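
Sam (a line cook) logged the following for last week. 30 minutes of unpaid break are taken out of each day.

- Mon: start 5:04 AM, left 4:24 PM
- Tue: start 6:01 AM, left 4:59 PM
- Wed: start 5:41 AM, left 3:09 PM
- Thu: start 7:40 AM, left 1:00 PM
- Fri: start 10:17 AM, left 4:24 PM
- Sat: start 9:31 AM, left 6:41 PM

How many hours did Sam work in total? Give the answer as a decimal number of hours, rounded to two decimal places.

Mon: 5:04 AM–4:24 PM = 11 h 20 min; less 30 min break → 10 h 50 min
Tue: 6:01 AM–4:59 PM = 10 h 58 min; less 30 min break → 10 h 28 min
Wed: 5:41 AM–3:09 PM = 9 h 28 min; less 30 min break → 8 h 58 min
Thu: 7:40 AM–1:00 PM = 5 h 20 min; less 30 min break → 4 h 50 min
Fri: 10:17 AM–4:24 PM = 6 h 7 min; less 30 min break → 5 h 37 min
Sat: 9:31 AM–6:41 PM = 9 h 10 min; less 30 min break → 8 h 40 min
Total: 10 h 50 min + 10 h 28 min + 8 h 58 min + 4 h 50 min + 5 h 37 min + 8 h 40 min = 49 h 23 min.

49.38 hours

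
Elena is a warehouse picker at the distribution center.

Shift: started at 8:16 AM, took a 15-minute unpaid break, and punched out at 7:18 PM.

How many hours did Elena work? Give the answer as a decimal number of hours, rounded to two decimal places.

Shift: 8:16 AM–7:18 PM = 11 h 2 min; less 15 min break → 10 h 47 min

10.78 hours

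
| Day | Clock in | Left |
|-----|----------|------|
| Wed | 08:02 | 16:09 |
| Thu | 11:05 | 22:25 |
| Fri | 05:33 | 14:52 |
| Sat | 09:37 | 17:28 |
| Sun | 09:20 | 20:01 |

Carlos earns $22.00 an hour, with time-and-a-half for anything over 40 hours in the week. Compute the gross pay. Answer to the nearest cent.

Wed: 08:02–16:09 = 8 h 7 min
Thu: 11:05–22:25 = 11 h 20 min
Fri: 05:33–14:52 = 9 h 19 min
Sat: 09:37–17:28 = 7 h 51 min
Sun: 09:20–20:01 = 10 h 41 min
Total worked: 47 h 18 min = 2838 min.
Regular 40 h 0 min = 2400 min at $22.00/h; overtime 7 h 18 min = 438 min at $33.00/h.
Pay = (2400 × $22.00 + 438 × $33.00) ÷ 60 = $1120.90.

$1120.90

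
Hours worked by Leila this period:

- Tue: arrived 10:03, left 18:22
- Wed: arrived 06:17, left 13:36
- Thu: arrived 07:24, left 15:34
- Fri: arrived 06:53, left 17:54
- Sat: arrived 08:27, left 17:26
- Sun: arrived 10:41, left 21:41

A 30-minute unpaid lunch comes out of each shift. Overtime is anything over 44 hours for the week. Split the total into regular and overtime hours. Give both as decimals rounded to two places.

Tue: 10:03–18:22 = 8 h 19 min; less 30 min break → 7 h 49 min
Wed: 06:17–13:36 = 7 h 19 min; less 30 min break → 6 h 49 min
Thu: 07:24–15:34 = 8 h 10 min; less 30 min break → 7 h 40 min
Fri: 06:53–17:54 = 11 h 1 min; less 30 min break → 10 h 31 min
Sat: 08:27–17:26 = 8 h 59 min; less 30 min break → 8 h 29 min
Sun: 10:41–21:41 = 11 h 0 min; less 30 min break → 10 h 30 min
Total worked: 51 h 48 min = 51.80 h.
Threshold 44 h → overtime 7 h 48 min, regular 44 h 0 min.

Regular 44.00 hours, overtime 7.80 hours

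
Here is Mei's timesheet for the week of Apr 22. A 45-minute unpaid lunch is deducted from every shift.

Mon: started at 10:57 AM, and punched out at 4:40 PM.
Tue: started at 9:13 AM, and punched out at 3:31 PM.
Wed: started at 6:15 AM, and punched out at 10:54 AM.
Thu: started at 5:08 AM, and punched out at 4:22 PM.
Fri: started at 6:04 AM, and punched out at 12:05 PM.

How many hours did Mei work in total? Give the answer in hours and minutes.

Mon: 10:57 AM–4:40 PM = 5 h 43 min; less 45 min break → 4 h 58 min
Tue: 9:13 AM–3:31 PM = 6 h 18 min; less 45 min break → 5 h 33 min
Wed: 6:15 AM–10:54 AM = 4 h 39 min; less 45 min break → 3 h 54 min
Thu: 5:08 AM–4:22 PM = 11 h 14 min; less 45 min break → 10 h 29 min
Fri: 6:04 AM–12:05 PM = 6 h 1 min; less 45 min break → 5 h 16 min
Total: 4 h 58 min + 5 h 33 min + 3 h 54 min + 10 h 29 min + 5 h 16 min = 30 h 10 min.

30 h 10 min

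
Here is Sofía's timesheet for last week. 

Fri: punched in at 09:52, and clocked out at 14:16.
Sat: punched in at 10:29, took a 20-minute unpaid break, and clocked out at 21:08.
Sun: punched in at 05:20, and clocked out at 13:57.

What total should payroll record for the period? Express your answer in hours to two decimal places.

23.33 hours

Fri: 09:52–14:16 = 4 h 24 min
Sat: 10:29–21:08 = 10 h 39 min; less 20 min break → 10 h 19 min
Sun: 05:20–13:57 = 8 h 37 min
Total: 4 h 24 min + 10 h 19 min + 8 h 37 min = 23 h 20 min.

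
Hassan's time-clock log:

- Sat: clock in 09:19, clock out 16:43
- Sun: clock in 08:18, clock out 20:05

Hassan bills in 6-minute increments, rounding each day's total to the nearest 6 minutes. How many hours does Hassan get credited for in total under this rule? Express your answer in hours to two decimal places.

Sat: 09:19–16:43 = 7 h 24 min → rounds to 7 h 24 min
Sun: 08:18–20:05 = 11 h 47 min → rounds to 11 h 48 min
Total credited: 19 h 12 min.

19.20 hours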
==
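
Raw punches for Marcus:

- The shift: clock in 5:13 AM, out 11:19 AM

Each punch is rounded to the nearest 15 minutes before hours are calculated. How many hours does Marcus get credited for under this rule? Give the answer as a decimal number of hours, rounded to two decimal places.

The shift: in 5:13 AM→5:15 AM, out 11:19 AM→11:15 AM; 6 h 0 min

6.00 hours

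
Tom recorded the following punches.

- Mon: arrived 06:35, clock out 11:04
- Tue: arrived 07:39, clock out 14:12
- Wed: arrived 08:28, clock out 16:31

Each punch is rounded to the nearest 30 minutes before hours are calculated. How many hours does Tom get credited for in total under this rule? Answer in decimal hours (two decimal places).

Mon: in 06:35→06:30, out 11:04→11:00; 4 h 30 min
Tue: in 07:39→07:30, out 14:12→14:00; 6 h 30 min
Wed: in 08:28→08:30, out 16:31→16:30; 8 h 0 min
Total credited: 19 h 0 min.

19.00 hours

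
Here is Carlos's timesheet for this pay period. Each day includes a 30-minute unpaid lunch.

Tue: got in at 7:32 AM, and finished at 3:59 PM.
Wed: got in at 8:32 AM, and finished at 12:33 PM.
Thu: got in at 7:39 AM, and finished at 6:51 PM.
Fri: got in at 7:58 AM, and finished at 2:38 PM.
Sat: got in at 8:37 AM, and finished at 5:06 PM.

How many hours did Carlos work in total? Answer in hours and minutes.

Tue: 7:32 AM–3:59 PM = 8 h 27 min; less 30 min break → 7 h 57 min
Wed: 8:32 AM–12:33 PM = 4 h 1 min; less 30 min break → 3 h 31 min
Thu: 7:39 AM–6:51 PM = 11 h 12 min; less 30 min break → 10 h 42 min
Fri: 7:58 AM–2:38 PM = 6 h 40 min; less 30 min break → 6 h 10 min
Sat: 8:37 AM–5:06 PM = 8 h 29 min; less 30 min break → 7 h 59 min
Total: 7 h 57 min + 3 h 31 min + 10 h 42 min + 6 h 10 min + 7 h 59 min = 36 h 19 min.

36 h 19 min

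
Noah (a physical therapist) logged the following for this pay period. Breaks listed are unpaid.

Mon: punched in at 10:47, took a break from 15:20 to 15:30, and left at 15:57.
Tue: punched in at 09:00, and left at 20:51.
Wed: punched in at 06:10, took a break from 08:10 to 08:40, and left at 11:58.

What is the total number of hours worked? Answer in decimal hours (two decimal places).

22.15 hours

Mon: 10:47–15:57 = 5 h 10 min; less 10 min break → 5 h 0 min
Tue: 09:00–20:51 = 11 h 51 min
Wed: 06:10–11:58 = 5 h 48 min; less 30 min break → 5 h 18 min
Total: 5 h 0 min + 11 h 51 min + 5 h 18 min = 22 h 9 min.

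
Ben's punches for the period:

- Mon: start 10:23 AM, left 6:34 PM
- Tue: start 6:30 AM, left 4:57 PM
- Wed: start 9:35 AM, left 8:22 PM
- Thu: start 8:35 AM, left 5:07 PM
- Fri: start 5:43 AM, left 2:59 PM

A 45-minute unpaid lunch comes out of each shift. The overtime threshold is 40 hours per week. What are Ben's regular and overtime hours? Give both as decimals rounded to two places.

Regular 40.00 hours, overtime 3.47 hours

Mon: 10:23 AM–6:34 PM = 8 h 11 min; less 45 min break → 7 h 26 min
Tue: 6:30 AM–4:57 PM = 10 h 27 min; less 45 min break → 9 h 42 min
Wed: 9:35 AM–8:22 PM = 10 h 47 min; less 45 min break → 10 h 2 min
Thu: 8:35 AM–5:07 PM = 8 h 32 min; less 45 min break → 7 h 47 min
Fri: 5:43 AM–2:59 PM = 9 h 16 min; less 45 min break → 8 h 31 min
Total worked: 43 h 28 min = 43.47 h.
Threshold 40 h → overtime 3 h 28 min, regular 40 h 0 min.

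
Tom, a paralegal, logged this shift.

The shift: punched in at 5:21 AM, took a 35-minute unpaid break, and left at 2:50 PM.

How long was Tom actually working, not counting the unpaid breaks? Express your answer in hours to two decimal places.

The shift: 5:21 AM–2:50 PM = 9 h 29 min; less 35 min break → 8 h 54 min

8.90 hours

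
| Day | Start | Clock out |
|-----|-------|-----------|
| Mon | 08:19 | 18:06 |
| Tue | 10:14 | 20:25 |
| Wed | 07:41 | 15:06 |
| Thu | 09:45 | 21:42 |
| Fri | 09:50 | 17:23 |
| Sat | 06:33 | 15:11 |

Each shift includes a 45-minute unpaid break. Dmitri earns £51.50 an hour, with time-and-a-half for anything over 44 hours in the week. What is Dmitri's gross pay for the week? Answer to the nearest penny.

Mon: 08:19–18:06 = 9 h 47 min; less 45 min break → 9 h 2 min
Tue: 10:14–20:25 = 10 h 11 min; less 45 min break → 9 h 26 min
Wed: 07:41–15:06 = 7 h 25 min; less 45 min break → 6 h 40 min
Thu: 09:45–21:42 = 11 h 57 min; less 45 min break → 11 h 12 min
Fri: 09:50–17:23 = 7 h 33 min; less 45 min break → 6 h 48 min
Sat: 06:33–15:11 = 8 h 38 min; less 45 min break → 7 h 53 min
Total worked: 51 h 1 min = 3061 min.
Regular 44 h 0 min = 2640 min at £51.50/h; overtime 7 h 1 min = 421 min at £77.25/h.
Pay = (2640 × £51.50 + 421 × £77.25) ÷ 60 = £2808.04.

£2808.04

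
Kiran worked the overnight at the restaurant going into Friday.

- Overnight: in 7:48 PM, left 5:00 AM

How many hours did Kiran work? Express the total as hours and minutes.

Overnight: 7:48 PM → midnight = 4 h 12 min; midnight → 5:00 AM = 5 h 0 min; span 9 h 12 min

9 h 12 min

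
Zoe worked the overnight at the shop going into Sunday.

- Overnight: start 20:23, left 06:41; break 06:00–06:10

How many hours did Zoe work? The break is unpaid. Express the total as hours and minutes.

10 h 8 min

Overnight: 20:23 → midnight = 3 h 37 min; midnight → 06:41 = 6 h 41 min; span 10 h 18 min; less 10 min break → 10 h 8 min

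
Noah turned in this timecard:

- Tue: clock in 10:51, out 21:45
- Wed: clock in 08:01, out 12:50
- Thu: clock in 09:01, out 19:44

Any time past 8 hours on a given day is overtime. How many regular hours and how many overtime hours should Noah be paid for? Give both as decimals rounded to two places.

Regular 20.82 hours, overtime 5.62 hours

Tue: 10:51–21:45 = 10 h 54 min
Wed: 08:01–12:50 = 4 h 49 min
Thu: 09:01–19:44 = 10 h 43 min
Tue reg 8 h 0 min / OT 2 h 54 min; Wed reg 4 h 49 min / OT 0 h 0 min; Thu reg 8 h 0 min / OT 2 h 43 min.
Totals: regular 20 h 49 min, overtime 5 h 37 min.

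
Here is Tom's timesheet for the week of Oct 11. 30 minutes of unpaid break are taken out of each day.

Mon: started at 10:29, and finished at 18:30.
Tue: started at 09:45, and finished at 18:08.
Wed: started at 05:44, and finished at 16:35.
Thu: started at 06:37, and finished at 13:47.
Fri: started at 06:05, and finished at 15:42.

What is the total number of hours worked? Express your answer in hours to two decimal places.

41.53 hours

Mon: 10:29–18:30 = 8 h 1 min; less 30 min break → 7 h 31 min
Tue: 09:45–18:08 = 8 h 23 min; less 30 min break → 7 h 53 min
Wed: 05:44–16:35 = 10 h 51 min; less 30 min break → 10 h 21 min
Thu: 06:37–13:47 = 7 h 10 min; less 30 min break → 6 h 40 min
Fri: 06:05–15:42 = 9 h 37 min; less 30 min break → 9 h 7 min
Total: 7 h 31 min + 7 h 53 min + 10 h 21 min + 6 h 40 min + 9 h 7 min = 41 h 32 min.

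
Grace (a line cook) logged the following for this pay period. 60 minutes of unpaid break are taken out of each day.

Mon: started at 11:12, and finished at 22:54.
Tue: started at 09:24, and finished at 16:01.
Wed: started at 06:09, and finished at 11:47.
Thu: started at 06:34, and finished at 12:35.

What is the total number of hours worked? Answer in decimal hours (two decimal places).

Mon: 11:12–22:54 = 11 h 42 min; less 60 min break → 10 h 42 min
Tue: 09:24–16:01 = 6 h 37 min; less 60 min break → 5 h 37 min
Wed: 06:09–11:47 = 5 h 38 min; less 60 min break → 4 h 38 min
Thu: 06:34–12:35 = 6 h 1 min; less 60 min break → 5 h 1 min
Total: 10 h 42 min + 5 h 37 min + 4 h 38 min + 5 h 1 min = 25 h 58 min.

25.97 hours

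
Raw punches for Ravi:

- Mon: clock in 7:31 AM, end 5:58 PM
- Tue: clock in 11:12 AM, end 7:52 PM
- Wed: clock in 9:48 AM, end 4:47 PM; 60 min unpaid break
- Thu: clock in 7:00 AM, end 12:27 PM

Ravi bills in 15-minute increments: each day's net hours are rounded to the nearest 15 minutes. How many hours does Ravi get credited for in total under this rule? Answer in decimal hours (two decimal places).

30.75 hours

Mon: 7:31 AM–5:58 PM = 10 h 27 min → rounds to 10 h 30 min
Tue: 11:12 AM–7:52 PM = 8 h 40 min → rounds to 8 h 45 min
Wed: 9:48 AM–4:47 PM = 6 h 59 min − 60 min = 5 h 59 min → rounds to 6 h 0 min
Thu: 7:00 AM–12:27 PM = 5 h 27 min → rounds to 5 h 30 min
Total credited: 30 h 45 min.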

What you should do: Output exactly the lines of the material above from the one containing "Wed: started at 6:15" up to and including the one containing "Fri: started at 6:04".

Solution to this task:
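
Wed: started at 6:15 AM, and punched out at 10:54 AM.
Thu: started at 5:08 AM, and punched out at 4:22 PM.
Fri: started at 6:04 AM, and punched out at 12:05 PM.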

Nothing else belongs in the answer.